## What the task asks
All lines after the one containing "A cardholder has" are needed, along with that line itself. Please repeat them exactly through the end of the entries.

= Beginning of Section =

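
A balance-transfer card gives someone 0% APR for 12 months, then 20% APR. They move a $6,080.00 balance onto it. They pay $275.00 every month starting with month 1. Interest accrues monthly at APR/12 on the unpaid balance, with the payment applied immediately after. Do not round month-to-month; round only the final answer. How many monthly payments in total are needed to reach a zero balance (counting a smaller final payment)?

24 months

Promo months 1–12 at r₀ = 0%/12 = 0; months 13+ at r₁ = 20%/12 = 0.0166667.
After month 12 (no interest yet): B = $6,080.00 − 12·$275.00 = $2,780.00.
Then at r₁ with $275.00/mo: n₂ = −ln(1 − r₁·B/P)/ln(1+r₁) ≈ 11.16 → 12 more payments.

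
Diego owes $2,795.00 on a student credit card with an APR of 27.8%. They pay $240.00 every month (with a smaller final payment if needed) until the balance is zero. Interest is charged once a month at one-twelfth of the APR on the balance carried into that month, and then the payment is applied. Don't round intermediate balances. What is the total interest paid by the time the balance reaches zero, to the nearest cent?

Monthly rate r = 27.8%/12 = 2.31667% = 0.0231667.
Payoff takes n = ⌈−ln(1 − rB₀/P)/ln(1+r)⌉ = ⌈13.729⌉ = 14 payments; the last is $175.54.
Total paid = 13·$240.00 + $175.54 = $3,295.54.
Total interest = total paid − principal = $3,295.54 − $2,795.00 = $500.54.

$500.54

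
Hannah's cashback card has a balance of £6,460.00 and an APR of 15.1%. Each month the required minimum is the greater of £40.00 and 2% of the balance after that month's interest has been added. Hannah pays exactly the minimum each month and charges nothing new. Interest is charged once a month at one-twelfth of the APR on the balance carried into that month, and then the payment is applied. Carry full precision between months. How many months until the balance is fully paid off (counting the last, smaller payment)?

232 months

Monthly rate r = 15.1%/12 = 1.25833% = 0.0125833.
While 2% of the post-interest balance exceeds £40.00, each month B ← (B·(1+r))·(1 − 0.02), i.e. B shrinks by the factor (1+r)·0.98 = 0.99233.
This holds for months 1–154. Entering month 155 the balance is £1,974.18; 2% of the post-interest balance is now below £40.00, so the flat £40.00 minimum applies from here.
From month 155 a fixed £40.00 at rate r clears £1,974.18 in 78 more payments. Total: 154 + 78 = 232 months.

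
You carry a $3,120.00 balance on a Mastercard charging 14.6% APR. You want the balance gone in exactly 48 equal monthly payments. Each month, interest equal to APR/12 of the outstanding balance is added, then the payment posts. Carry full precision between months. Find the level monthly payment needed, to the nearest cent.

Monthly rate r = 14.6%/12 = 1.21667% = 0.0121667.
Level-payment amortization: P = B₀·r / (1 − (1+r)^(−n)) = 3120.00·0.0121667 / (1 − 1.01217^(−48)).
Denominator 1 − (1+r)^(−48) = 0.44036802.
P = 37.96 / 0.44036802 ≈ 86.20.

$86.20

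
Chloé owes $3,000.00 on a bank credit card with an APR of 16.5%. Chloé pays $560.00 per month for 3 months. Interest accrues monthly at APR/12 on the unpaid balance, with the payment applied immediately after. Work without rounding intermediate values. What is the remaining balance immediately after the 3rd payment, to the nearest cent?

$1,422.25

Monthly rate r = 16.5%/12 = 1.375% = 0.01375.
Each month: B ← B·(1+r) − $560.00.
Month 1: interest $41.25; balance after payment $2,481.25.
Month 2: interest $34.12; balance after payment $1,955.37.
Month 3: interest $26.89; balance after payment $1,422.25.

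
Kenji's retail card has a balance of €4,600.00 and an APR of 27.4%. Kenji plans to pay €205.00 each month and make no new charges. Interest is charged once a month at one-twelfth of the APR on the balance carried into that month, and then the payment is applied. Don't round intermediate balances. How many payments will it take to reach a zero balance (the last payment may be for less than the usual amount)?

32 months

Monthly rate r = 27.4%/12 = 2.28333% = 0.0228333.
Recurrence: B ← B·(1+r) − €205.00.
Month 1: interest €105.03; balance after payment €4,500.03.
Month 2: interest €102.75; balance after payment €4,397.78.
Closed form: n = −ln(1 − rB₀/P)/ln(1+r) = −ln(0.48764)/ln(1.02283) ≈ 31.811, so the balance reaches zero during payment 32.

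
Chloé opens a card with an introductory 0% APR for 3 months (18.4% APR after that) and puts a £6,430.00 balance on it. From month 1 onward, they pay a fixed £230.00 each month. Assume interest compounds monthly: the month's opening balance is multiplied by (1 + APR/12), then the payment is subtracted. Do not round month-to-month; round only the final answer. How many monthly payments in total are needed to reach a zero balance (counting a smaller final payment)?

Promo months 1–3 at r₀ = 0%/12 = 0; months 4+ at r₁ = 18.4%/12 = 0.0153333.
After month 3 (no interest yet): B = £6,430.00 − 3·£230.00 = £5,740.00.
Then at r₁ with £230.00/mo: n₂ = −ln(1 − r₁·B/P)/ln(1+r₁) ≈ 31.70 → 32 more payments.

35 payments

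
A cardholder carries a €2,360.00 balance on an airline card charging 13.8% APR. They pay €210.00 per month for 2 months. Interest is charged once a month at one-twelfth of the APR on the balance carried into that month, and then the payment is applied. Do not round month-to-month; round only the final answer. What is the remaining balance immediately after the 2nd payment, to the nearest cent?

€1,992.18

Monthly rate r = 13.8%/12 = 1.15% = 0.0115.
Each month: B ← B·(1+r) − €210.00.
Month 1: interest €27.14; balance after payment €2,177.14.
Month 2: interest €25.04; balance after payment €1,992.18.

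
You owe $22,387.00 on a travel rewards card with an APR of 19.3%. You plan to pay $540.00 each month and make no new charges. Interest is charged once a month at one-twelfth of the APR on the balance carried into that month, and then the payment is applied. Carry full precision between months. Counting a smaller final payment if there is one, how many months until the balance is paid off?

Monthly rate r = 19.3%/12 = 1.60833% = 0.0160833.
Recurrence: B ← B·(1+r) − $540.00.
Month 1: interest $360.06; balance after payment $22,207.06.
Month 2: interest $357.16; balance after payment $22,024.22.
Closed form: n = −ln(1 − rB₀/P)/ln(1+r) = −ln(0.33323)/ln(1.01608) ≈ 68.875, so the balance reaches zero during payment 69.

69 months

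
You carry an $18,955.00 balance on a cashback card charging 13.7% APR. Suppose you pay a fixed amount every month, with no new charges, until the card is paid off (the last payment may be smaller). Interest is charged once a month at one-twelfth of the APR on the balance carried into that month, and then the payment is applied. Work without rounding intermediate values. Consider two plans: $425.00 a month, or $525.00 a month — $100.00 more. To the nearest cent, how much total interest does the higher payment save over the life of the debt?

$2,070.26

Monthly rate r = 13.7%/12 = 1.14167% = 0.0114167.
At $425.00/mo: n = ⌈−ln(1 − rB₀/P)/ln(1+r)⌉ = 63 payments (last $294.83); total interest = total paid − $18,955.00 = $7,689.83.
At $525.00/mo: 47 payments (last $424.57); total interest $5,619.57.
Interest saved = $7,689.83 − $5,619.57 = $2,070.26.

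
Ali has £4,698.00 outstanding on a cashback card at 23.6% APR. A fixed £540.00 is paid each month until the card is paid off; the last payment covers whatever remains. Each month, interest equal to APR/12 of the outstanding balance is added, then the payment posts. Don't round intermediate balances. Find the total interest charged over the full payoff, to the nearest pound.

£506

Monthly rate r = 23.6%/12 = 1.96667% = 0.0196667.
Payoff takes n = ⌈−ln(1 − rB₀/P)/ln(1+r)⌉ = ⌈9.635⌉ = 10 payments; the last is £344.30.
Total paid = 9·£540.00 + £344.30 = £5,204.30.
Total interest = total paid − principal = £5,204.30 − £4,698.00 = £506.30.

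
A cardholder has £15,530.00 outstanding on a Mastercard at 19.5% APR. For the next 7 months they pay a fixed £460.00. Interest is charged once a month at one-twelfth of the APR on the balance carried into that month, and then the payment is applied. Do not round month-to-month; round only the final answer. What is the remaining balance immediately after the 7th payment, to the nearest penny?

Monthly rate r = 19.5%/12 = 1.625% = 0.01625.
Each month: B ← B·(1+r) − £460.00.
Month 1: interest £252.36; balance after payment £15,322.36.
Month 2: interest £248.99; balance after payment £15,111.35.
Month 3: interest £245.56; balance after payment £14,896.91.
Month 4: interest £242.07; balance after payment £14,678.99.
Month 5: interest £238.53; balance after payment £14,457.52.
Month 6: interest £234.93; balance after payment £14,232.45.
Month 7: interest £231.28; balance after payment £14,003.73.

£14,003.73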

= End of Section =

## Answer for the task
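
A cardholder has £15,530.00 outstanding on a Mastercard at 19.5% APR. For the next 7 months they pay a fixed £460.00. Interest is charged once a month at one-twelfth of the APR on the balance carried into that month, and then the payment is applied. Do not round month-to-month; round only the final answer. What is the remaining balance immediately after the 7th payment, to the nearest penny?

Monthly rate r = 19.5%/12 = 1.625% = 0.01625.
Each month: B ← B·(1+r) − £460.00.
Month 1: interest £252.36; balance after payment £15,322.36.
Month 2: interest £248.99; balance after payment £15,111.35.
Month 3: interest £245.56; balance after payment £14,896.91.
Month 4: interest £242.07; balance after payment £14,678.99.
Month 5: interest £238.53; balance after payment £14,457.52.
Month 6: interest £234.93; balance after payment £14,232.45.
Month 7: interest £231.28; balance after payment £14,003.73.

£14,003.73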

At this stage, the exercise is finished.